Stored data:
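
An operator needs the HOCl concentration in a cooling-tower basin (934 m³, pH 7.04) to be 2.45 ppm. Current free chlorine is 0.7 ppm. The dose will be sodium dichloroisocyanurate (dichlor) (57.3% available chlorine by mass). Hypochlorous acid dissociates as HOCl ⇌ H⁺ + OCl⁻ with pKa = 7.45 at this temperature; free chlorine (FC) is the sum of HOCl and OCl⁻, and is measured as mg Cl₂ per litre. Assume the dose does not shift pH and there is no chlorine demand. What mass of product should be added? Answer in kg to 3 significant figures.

4.41 kg

Volume: 934 m³ = 934,000 L.
[OCl⁻]/[HOCl] = 10^(pH − pKa) = 10^(7.04 − 7.45) = 0.389; fraction as HOCl = 1/(1 + 0.389) = 0.7199.
Free chlorine required for 2.45 ppm HOCl: 2.45 / 0.7199 = 3.403 ppm.
FC to add: 3.403 − 0.7 = 2.703 mg/L as Cl₂.
Cl₂ equivalent: 2.703 mg/L × 934,000 L = 2525 g.
Product at 57.3% available Cl: 2525 / 0.573 = 4406 g.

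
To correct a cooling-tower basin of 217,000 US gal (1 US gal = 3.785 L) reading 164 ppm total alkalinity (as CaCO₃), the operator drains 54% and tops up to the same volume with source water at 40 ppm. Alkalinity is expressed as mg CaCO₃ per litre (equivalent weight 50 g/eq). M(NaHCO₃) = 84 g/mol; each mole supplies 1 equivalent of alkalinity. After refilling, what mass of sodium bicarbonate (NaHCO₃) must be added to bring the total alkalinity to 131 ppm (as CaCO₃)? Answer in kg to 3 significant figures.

46.9 kg

Volume: 217,000 US gal × 3.785 L/gal = 821,345 L.
After draining 54% and refilling: 164 × 0.46 + 40 × 0.54 = 97.04 ppm.
Deficit to target: 131 − 97.04 = 33.96 mg/L.
As CaCO₃: 33.96 mg/L × 821,345 L = 27,890 g; ÷ 50 g/eq ÷ 1 = 557.9 mol NaHCO₃.
Mass: 557.9 × 84 = 46,860 g.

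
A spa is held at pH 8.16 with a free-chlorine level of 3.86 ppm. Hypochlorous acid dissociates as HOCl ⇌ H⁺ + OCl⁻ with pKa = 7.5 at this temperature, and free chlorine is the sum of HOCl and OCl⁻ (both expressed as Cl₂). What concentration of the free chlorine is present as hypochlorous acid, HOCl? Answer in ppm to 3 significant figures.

0.693 ppm

[OCl⁻]/[HOCl] = 10^(pH − pKa) = 10^(8.16 − 7.5) = 10^0.66 = 4.571.
Fraction as HOCl = 1 / (1 + 4.571) = 0.1795.
HOCl = 0.1795 × 3.86 ppm = 0.6929 ppm.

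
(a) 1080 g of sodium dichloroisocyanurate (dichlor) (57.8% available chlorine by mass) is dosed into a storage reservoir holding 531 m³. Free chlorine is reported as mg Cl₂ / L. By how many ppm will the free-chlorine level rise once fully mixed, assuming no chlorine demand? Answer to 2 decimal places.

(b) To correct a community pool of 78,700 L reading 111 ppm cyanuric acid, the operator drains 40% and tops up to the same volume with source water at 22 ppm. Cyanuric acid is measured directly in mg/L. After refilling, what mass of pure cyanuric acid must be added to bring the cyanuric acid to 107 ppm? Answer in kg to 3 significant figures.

(a) Volume: 531 m³ = 531,000 L.
(a) Available chlorine delivered: 1080 g × 0.578 = 624.2 g as Cl₂.
(a) Concentration rise: 624.2 g / 531,000 L = 1.176 mg/L = 1.18 ppm.

(b) After draining 40% and refilling: 111 × 0.60 + 22 × 0.40 = 75.4 ppm.
(b) Deficit to target: 107 − 75.4 = 31.6 mg/L.
(b) Mass: 31.6 mg/L × 78,700 L = 2487 g cyanuric acid.

(a) 1.18 ppm; (b) 2.49 kg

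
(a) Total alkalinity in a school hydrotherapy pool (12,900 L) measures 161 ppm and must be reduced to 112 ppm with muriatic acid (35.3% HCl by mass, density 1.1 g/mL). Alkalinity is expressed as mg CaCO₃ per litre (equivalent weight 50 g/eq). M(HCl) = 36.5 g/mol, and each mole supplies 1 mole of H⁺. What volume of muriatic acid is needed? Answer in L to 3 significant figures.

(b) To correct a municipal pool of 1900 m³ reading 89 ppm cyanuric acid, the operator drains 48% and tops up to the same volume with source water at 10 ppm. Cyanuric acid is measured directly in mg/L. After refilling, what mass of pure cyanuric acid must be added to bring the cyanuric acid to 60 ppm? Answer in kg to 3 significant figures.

(a) 1.19 L; (b) 16.9 kg

(a) Alkalinity to neutralize: (161 − 112) = 49 mg/L as CaCO₃ × 12,900 L = 632.1 g as CaCO₃.
(a) Equivalents of H⁺ required: 632.1 ÷ 50 g/eq = 12.64 eq = 12.64 mol HCl.
(a) Mass of HCl: 12.64 × 36.5 = 461.4 g.
(a) Mass of 35.3% solution: 461.4 / 0.353 = 1307 g.
(a) Volume: 1307 g ÷ 1.1 g/mL = 1188 mL.

(b) Volume: 1900 m³ = 1,900,000 L.
(b) After draining 48% and refilling: 89 × 0.52 + 10 × 0.48 = 51.08 ppm.
(b) Deficit to target: 60 − 51.08 = 8.92 mg/L.
(b) Mass: 8.92 mg/L × 1,900,000 L = 16,950 g cyanuric acid.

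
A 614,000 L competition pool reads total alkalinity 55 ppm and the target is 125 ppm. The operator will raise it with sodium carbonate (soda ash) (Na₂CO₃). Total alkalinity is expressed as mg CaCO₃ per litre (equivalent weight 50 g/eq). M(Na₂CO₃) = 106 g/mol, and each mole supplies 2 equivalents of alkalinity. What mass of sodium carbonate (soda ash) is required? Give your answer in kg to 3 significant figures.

45.6 kg

Alkalinity to add: (125 − 55) = 70 mg/L as CaCO₃ × 614,000 L = 42,980 g as CaCO₃.
Equivalents: 42,980 g ÷ 50 g/eq = 859.6 eq.
Each mole of Na₂CO₃ supplies 2 eq, so 859.6 / 2 = 429.8 mol.
Mass: 429.8 mol × 106 g/mol = 45,560 g.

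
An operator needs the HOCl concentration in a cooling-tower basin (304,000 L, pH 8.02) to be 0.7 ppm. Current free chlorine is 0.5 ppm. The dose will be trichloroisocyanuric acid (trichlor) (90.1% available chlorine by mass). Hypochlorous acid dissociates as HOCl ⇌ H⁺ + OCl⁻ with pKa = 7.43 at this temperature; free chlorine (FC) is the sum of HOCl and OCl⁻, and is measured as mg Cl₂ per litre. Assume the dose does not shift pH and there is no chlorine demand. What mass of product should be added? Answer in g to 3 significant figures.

[OCl⁻]/[HOCl] = 10^(pH − pKa) = 10^(8.02 − 7.43) = 3.89; fraction as HOCl = 1/(1 + 3.89) = 0.2045.
Free chlorine required for 0.7 ppm HOCl: 0.7 / 0.2045 = 3.423 ppm.
FC to add: 3.423 − 0.5 = 2.923 mg/L as Cl₂.
Cl₂ equivalent: 2.923 mg/L × 304,000 L = 888.7 g.
Product at 90.1% available Cl: 888.7 / 0.901 = 986.3 g.

986 g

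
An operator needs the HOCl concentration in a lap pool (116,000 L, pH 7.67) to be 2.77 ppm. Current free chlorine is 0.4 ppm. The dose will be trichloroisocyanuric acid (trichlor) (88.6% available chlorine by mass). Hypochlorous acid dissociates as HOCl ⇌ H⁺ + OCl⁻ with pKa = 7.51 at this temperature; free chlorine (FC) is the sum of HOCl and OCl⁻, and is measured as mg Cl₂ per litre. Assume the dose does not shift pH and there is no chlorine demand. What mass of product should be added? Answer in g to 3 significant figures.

835 g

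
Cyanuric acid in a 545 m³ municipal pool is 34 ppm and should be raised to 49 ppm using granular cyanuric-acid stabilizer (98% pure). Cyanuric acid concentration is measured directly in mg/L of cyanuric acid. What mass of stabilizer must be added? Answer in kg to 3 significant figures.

8.34 kg

Volume: 545 m³ = 545,000 L.
CYA to add: (49 − 34) = 15 mg/L × 545,000 L = 8175 g cyanuric acid.
At 98% purity: 8175 / 0.98 = 8342 g product.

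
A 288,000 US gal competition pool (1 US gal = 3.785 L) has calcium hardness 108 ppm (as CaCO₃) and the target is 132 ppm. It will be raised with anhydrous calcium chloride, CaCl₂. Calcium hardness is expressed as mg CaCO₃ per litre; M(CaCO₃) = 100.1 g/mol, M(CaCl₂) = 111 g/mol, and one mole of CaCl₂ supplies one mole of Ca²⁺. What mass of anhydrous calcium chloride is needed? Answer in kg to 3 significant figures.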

HOW TO COMPLETE THIS TASK: Gather each line in these records that contains the string "needed".

TASK OUTPUT:
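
(a) Total alkalinity in a school hydrotherapy pool (12,900 L) measures 161 ppm and must be reduced to 112 ppm with muriatic acid (35.3% HCl by mass, density 1.1 g/mL). Alkalinity is expressed as mg CaCO₃ per litre (equivalent weight 50 g/eq). M(HCl) = 36.5 g/mol, and each mole supplies 1 mole of H⁺. What volume of muriatic acid is needed? Answer in L to 3 significant figures.
A 288,000 US gal competition pool (1 US gal = 3.785 L) has calcium hardness 108 ppm (as CaCO₃) and the target is 132 ppm. It will be raised with anhydrous calcium chloride, CaCl₂. Calcium hardness is expressed as mg CaCO₃ per litre; M(CaCO₃) = 100.1 g/mol, M(CaCl₂) = 111 g/mol, and one mole of CaCl₂ supplies one mole of Ca²⁺. What mass of anhydrous calcium chloride is needed? Answer in kg to 3 significant figures.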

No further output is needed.